### WHAT TO WORK ON
Locate the line that contains "Answer: -19" in the entries below, then repeat it and every following line through the line that contains "Answer: -6438/41447875 - I*sqrt(31)/41447875", exactly, and no others.

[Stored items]
******************************
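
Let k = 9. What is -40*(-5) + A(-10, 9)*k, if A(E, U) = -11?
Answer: 101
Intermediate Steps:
-40*(-5) + A(-10, 9)*k = -40*(-5) - 11*9 = 200 - 99 = 101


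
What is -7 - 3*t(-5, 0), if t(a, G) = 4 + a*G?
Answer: -19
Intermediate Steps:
t(a, G) = 4 + G*a
-7 - 3*t(-5, 0) = -7 - 3*(4 + 0*(-5)) = -7 - 3*(4 + 0) = -7 - 3*4 = -7 - 12 = -19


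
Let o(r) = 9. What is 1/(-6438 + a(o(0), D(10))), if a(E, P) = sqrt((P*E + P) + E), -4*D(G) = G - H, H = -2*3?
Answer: -6438/41447875 - I*sqrt(31)/41447875 ≈ -0.00015533 - 1.3433e-7*I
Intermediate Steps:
H = -6
D(G) = -3/2 - G/4 (D(G) = -(G - 1*(-6))/4 = -(G + 6)/4 = -(6 + G)/4 = -3/2 - G/4)
a(E, P) = sqrt(E + P + E*P) (a(E, P) = sqrt((E*P + P) + E) = sqrt((P + E*P) + E) = sqrt(E + P + E*P))
1/(-6438 + a(o(0), D(10))) = 1/(-6438 + sqrt(9 + (-3/2 - 1/4*10) + 9*(-3/2 - 1/4*10))) = 1/(-6438 + sqrt(9 + (-3/2 - 5/2) + 9*(-3/2 - 5/2))) = 1/(-6438 + sqrt(9 - 4 + 9*(-4))) = 1/(-6438 + sqrt(9 - 4 - 36)) = 1/(-6438 + sqrt(-31)) = 1/(-6438 + I*sqrt(31))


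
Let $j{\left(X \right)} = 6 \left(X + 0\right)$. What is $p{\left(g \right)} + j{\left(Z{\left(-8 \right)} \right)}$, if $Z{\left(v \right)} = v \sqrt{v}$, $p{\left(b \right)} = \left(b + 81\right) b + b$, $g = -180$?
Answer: $17640 - 96 i \sqrt{2} \approx 17640.0 - 135.76 i$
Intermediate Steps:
$p{\left(b \right)} = b + b \left(81 + b\right)$ ($p{\left(b \right)} = \left(81 + b\right) b + b = b \left(81 + b\right) + b = b + b \left(81 + b\right)$)
$Z{\left(v \right)} = v^{\frac{3}{2}}$
$j{\left(X \right)} = 6 X$
$p{\left(g \right)} + j{\left(Z{\left(-8 \right)} \right)} = - 180 \left(82 - 180\right) + 6 \left(-8\right)^{\frac{3}{2}} = \left(-180\right) \left(-98\right) + 6 \left(- 16 i \sqrt{2}\right) = 17640 - 96 i \sqrt{2}$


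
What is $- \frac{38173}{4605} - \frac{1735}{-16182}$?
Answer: $- \frac{203241937}{24839370} \approx -8.1823$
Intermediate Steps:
$- \frac{38173}{4605} - \frac{1735}{-16182} = \left(-38173\right) \frac{1}{4605} - - \frac{1735}{16182} = - \frac{38173}{4605} + \frac{1735}{16182} = - \frac{203241937}{24839370}$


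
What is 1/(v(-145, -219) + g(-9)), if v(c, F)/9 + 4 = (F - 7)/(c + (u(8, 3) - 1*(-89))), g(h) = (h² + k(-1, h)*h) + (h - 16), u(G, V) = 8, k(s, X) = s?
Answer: 8/571 ≈ 0.014011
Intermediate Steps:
g(h) = -16 + h² (g(h) = (h² - h) + (h - 16) = (h² - h) + (-16 + h) = -16 + h²)
v(c, F) = -36 + 9*(-7 + F)/(97 + c) (v(c, F) = -36 + 9*((F - 7)/(c + (8 - 1*(-89)))) = -36 + 9*((-7 + F)/(c + (8 + 89))) = -36 + 9*((-7 + F)/(c + 97)) = -36 + 9*((-7 + F)/(97 + c)) = -36 + 9*(-7 + F)/(97 + c))
1/(v(-145, -219) + g(-9)) = 1/(9*(-395 - 219 - 4*(-145))/(97 - 145) + (-16 + (-9)²)) = 1/(9*(-395 - 219 + 580)/(-48) + (-16 + 81)) = 1/(9*(-1/48)*(-34) + 65) = 1/(51/8 + 65) = 1/(571/8) = 8/571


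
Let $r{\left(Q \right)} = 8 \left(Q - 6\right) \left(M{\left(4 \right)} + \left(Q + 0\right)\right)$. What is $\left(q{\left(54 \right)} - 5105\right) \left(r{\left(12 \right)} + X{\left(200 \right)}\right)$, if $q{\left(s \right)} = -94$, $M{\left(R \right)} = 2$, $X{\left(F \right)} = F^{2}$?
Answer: $-211453728$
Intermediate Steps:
$r{\left(Q \right)} = \left(-48 + 8 Q\right) \left(2 + Q\right)$ ($r{\left(Q \right)} = 8 \left(Q - 6\right) \left(2 + \left(Q + 0\right)\right) = 8 \left(-6 + Q\right) \left(2 + Q\right) = \left(-48 + 8 Q\right) \left(2 + Q\right)$)
$\left(q{\left(54 \right)} - 5105\right) \left(r{\left(12 \right)} + X{\left(200 \right)}\right) = \left(-94 - 5105\right) \left(\left(-96 - 384 + 8 \cdot 12^{2}\right) + 200^{2}\right) = - 5199 \left(\left(-96 - 384 + 8 \cdot 144\right) + 40000\right) = - 5199 \left(\left(-96 - 384 + 1152\right) + 40000\right) = - 5199 \left(672 + 40000\right) = \left(-5199\right) 40672 = -211453728$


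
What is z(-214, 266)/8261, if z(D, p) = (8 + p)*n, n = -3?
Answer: -822/8261 ≈ -0.099504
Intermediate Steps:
z(D, p) = -24 - 3*p (z(D, p) = (8 + p)*(-3) = -24 - 3*p)
z(-214, 266)/8261 = (-24 - 3*266)/8261 = (-24 - 798)*(1/8261) = -822*1/8261 = -822/8261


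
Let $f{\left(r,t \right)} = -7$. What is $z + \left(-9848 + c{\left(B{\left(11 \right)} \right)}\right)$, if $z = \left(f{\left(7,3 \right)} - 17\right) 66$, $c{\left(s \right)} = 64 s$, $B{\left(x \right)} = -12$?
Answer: $-12200$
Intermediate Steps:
$z = -1584$ ($z = \left(-7 - 17\right) 66 = \left(-24\right) 66 = -1584$)
$z + \left(-9848 + c{\left(B{\left(11 \right)} \right)}\right) = -1584 + \left(-9848 + 64 \left(-12\right)\right) = -1584 - 10616 = -12200$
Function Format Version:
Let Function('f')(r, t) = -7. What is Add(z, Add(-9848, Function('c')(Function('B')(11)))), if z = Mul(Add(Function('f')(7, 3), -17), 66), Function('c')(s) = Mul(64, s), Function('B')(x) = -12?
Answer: -12200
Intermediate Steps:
z = -1584 (z = Mul(Add(-7, -17), 66) = Mul(-24, 66) = -1584)
Add(z, Add(-9848, Function('c')(Function('B')(11)))) = Add(-1584, Add(-9848, Mul(64, -12))) = Add(-1584, Add(-9848, -768)) = Add(-1584, -10616) = -12200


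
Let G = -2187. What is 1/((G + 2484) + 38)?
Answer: 1/335 ≈ 0.0029851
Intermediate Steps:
1/((G + 2484) + 38) = 1/((-2187 + 2484) + 38) = 1/(297 + 38) = 1/335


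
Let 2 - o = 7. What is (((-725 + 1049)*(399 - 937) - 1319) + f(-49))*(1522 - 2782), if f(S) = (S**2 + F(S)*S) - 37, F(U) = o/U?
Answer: 218322720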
******************************
### EXERCISE SOLUTION
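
Answer: -19
Intermediate Steps:
t(a, G) = 4 + G*a
-7 - 3*t(-5, 0) = -7 - 3*(4 + 0*(-5)) = -7 - 3*(4 + 0) = -7 - 3*4 = -7 - 12 = -19


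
Let o(r) = 9. What is 1/(-6438 + a(o(0), D(10))), if a(E, P) = sqrt((P*E + P) + E), -4*D(G) = G - H, H = -2*3?
Answer: -6438/41447875 - I*sqrt(31)/41447875 ≈ -0.00015533 - 1.3433e-7*I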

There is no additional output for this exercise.